**SUPPLIED MATERIAL:**
===

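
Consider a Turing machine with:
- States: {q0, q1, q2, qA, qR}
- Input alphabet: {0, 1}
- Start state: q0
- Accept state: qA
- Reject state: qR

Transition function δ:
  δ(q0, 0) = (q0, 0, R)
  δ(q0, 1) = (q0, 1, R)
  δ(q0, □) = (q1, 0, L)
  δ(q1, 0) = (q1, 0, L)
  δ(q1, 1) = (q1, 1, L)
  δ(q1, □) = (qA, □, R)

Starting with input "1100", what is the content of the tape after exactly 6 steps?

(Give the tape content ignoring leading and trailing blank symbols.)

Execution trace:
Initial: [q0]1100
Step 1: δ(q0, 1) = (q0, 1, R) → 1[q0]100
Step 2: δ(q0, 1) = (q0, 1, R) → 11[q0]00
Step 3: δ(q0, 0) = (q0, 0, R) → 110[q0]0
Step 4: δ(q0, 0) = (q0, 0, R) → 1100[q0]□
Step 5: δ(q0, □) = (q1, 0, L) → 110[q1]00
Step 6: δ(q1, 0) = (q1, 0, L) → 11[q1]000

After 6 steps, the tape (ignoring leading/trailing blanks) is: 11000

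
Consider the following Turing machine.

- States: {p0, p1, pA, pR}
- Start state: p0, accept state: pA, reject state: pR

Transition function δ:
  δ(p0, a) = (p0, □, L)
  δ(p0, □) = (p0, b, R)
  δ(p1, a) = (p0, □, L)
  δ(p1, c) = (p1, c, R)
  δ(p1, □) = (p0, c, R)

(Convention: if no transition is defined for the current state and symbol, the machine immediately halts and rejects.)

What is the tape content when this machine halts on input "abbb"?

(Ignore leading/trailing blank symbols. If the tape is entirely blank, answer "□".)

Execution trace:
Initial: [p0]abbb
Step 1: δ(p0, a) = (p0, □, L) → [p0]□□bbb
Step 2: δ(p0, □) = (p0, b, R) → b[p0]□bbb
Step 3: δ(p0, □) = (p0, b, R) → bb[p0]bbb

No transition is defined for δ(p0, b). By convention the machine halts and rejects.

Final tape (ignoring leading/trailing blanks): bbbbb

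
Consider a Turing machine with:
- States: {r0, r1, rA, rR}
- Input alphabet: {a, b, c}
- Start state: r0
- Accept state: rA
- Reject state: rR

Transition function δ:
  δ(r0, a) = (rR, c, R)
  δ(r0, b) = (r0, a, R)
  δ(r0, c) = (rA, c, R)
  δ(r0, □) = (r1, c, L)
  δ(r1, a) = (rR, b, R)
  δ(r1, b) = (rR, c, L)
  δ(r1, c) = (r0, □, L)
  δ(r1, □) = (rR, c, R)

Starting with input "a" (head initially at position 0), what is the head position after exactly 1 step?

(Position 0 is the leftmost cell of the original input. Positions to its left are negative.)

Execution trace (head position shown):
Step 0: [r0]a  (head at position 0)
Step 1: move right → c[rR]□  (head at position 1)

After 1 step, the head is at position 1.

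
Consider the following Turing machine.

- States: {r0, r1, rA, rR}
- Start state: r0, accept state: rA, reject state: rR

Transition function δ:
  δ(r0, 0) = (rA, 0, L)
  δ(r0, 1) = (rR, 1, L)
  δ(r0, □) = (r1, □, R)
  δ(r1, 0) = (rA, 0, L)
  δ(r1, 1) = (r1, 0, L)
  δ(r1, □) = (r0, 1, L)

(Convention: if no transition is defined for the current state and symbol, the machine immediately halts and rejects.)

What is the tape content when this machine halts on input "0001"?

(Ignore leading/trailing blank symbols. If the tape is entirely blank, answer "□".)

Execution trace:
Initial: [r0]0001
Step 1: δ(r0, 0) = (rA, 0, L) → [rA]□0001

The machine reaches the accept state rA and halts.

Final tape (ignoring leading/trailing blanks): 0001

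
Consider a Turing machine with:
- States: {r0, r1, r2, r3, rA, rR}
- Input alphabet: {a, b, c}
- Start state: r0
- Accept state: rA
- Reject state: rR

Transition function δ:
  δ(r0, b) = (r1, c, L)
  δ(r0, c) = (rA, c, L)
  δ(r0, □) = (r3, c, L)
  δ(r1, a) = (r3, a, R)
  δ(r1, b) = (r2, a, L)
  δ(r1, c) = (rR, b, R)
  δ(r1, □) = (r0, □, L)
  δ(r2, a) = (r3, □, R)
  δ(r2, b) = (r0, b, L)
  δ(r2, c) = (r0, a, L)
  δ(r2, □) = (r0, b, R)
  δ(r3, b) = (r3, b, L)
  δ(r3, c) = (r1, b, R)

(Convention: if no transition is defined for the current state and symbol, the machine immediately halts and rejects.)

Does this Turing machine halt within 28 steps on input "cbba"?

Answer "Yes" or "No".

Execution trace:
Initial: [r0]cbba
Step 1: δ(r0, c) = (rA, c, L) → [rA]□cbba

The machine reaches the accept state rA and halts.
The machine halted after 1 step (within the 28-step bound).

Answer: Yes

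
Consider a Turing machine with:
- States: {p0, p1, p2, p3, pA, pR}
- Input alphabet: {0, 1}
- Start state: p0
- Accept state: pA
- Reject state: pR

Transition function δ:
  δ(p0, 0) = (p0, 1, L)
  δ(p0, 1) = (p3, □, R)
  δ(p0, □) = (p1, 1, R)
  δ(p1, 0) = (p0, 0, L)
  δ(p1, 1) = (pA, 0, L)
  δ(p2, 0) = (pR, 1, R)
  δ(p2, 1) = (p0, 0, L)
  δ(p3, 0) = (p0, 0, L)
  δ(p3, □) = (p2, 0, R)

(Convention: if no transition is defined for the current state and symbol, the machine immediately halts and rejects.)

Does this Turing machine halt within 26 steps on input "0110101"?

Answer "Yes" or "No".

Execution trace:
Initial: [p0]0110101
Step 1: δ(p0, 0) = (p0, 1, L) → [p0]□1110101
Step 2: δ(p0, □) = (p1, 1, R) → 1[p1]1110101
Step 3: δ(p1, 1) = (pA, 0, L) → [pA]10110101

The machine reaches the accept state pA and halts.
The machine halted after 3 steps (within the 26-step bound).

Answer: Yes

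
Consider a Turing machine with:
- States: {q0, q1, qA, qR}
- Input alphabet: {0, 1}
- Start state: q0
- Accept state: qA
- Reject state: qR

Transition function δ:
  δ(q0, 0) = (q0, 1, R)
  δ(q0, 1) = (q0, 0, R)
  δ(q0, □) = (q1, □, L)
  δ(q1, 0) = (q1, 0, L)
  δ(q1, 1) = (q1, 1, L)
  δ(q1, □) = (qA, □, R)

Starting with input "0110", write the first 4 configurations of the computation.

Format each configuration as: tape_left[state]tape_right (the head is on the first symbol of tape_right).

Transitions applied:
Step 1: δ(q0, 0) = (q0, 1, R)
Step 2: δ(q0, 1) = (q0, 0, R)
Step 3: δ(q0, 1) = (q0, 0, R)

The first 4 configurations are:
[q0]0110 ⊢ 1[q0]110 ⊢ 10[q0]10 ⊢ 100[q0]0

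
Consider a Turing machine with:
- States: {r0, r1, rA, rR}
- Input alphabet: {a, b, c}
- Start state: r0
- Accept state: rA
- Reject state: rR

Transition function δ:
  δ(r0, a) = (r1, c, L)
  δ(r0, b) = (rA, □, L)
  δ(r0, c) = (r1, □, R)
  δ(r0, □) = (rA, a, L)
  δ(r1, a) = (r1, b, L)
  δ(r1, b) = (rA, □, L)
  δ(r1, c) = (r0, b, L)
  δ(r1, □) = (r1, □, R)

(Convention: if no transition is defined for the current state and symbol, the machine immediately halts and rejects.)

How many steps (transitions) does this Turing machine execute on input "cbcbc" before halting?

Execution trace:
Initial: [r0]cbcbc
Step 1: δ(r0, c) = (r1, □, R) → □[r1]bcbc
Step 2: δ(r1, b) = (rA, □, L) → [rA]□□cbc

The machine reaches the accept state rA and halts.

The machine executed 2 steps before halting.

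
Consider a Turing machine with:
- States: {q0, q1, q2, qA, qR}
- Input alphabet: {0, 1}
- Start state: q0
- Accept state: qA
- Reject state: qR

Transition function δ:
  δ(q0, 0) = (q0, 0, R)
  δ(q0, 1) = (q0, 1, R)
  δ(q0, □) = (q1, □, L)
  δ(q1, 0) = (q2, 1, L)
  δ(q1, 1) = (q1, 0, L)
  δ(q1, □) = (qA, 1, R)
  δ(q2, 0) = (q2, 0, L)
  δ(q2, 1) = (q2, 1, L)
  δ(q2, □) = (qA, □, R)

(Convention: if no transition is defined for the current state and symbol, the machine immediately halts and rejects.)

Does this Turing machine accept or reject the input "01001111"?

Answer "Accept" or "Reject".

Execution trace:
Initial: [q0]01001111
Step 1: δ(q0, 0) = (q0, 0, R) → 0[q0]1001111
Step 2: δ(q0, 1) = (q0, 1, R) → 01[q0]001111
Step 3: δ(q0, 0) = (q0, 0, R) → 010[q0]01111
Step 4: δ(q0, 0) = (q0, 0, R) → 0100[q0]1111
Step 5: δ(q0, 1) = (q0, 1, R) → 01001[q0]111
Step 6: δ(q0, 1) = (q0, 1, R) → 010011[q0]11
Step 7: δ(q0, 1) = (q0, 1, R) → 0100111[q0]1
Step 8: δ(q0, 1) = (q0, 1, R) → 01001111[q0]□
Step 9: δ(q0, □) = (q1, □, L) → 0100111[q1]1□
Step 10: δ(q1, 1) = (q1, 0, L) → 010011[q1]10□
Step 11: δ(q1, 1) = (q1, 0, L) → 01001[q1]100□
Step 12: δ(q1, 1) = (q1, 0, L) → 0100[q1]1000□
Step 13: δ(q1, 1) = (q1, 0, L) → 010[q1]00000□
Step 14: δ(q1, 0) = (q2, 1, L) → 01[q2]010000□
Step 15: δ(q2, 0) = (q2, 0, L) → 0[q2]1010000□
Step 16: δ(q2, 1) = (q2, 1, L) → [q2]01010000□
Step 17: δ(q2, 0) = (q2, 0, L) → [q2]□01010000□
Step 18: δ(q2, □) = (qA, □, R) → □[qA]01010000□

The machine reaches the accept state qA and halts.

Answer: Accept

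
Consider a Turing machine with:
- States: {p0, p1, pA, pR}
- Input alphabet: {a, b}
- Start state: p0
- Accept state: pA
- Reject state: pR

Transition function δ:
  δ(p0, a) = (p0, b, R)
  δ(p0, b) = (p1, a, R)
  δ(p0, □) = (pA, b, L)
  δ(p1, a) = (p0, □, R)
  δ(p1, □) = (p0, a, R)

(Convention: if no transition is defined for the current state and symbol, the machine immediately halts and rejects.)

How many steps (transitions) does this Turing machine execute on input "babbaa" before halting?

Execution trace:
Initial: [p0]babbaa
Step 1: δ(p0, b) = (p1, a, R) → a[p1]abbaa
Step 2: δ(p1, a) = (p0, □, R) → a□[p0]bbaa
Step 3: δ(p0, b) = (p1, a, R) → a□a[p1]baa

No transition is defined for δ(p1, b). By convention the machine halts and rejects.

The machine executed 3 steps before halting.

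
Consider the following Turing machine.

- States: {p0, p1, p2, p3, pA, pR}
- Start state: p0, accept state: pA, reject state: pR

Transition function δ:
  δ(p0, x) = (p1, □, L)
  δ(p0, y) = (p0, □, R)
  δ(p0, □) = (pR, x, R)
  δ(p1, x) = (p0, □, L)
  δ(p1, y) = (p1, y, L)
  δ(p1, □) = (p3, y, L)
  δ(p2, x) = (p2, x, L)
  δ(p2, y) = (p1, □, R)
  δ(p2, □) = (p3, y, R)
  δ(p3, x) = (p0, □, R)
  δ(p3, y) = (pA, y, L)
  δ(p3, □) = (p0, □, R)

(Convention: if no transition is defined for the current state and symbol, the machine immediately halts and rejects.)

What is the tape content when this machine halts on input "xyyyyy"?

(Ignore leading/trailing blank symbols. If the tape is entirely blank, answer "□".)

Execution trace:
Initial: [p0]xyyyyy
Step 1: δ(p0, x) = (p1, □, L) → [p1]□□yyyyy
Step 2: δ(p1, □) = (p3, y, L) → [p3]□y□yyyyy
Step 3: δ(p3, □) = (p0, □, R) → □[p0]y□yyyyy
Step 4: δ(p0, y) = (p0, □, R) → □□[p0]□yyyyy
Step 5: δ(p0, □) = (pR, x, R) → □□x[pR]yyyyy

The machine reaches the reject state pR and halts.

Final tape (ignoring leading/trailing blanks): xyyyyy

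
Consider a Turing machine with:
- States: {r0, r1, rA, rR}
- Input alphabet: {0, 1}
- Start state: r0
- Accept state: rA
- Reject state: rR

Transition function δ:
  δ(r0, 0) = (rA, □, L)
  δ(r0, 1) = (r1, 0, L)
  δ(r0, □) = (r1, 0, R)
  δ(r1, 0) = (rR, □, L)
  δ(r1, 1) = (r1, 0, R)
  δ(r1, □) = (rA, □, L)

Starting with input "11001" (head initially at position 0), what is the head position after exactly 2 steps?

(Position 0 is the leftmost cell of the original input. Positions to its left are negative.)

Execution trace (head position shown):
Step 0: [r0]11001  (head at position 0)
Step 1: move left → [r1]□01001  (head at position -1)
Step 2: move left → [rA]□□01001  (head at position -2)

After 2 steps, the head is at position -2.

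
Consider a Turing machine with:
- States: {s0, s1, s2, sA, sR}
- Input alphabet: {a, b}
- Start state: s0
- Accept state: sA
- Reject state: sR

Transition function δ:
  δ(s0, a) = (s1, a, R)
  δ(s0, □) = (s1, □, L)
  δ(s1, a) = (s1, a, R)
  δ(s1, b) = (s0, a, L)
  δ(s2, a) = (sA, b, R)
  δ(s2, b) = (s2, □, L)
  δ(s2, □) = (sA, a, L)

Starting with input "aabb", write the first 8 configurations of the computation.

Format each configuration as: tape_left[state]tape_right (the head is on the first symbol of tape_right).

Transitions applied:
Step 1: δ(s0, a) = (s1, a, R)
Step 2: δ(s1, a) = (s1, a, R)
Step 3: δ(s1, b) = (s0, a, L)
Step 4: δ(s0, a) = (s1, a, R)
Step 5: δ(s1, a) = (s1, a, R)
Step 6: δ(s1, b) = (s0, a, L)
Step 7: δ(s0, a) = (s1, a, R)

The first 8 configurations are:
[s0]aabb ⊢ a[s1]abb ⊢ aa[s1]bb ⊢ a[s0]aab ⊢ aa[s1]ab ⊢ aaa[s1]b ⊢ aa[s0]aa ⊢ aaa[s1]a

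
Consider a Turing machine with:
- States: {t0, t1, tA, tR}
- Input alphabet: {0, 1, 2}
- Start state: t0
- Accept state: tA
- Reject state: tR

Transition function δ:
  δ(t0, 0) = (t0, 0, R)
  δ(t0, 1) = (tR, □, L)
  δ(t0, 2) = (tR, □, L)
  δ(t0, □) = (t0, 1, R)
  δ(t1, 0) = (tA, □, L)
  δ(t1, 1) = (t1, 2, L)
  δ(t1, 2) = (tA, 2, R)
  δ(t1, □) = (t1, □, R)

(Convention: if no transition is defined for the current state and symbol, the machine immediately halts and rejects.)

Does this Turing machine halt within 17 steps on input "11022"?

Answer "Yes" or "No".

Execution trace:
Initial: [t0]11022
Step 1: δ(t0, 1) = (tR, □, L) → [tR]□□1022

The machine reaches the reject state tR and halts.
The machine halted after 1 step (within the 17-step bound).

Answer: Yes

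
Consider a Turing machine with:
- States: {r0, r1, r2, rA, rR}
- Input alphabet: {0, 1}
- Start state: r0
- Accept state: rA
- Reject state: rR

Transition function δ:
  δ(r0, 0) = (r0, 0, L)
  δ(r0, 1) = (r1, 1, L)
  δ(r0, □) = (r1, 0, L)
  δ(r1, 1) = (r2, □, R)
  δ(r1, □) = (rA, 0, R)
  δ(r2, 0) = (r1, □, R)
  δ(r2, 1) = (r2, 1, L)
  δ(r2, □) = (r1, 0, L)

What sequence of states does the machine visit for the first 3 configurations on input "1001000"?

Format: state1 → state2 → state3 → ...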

===

**WORK INSTRUCTIONS:**
The exact lines of the material above starting at the one that contains "Does this Turing machine accept" and ending at the one that contains "δ(p3, y) = (pA, y, L)" are what to retype; leave out everything else.

**SOLUTION TO THIS PROBLEM:**
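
Does this Turing machine accept or reject the input "01001111"?

Answer "Accept" or "Reject".

Execution trace:
Initial: [q0]01001111
Step 1: δ(q0, 0) = (q0, 0, R) → 0[q0]1001111
Step 2: δ(q0, 1) = (q0, 1, R) → 01[q0]001111
Step 3: δ(q0, 0) = (q0, 0, R) → 010[q0]01111
Step 4: δ(q0, 0) = (q0, 0, R) → 0100[q0]1111
Step 5: δ(q0, 1) = (q0, 1, R) → 01001[q0]111
Step 6: δ(q0, 1) = (q0, 1, R) → 010011[q0]11
Step 7: δ(q0, 1) = (q0, 1, R) → 0100111[q0]1
Step 8: δ(q0, 1) = (q0, 1, R) → 01001111[q0]□
Step 9: δ(q0, □) = (q1, □, L) → 0100111[q1]1□
Step 10: δ(q1, 1) = (q1, 0, L) → 010011[q1]10□
Step 11: δ(q1, 1) = (q1, 0, L) → 01001[q1]100□
Step 12: δ(q1, 1) = (q1, 0, L) → 0100[q1]1000□
Step 13: δ(q1, 1) = (q1, 0, L) → 010[q1]00000□
Step 14: δ(q1, 0) = (q2, 1, L) → 01[q2]010000□
Step 15: δ(q2, 0) = (q2, 0, L) → 0[q2]1010000□
Step 16: δ(q2, 1) = (q2, 1, L) → [q2]01010000□
Step 17: δ(q2, 0) = (q2, 0, L) → [q2]□01010000□
Step 18: δ(q2, □) = (qA, □, R) → □[qA]01010000□

The machine reaches the accept state qA and halts.

Answer: Accept

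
Consider a Turing machine with:
- States: {p0, p1, pA, pR}
- Input alphabet: {a, b}
- Start state: p0
- Accept state: pA
- Reject state: pR

Transition function δ:
  δ(p0, a) = (p0, b, R)
  δ(p0, b) = (p1, a, R)
  δ(p0, □) = (pA, b, L)
  δ(p1, a) = (p0, □, R)
  δ(p1, □) = (p0, a, R)

(Convention: if no transition is defined for the current state and symbol, the machine immediately halts and rejects.)

How many steps (transitions) does this Turing machine execute on input "babbaa" before halting?

Execution trace:
Initial: [p0]babbaa
Step 1: δ(p0, b) = (p1, a, R) → a[p1]abbaa
Step 2: δ(p1, a) = (p0, □, R) → a□[p0]bbaa
Step 3: δ(p0, b) = (p1, a, R) → a□a[p1]baa

No transition is defined for δ(p1, b). By convention the machine halts and rejects.

The machine executed 3 steps before halting.

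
Consider the following Turing machine.

- States: {p0, p1, p2, p3, pA, pR}
- Start state: p0, accept state: pA, reject state: pR

Transition function δ:
  δ(p0, x) = (p1, □, L)
  δ(p0, y) = (p0, □, R)
  δ(p0, □) = (pR, x, R)
  δ(p1, x) = (p0, □, L)
  δ(p1, y) = (p1, y, L)
  δ(p1, □) = (p3, y, L)
  δ(p2, x) = (p2, x, L)
  δ(p2, y) = (p1, □, R)
  δ(p2, □) = (p3, y, R)
  δ(p3, x) = (p0, □, R)
  δ(p3, y) = (pA, y, L)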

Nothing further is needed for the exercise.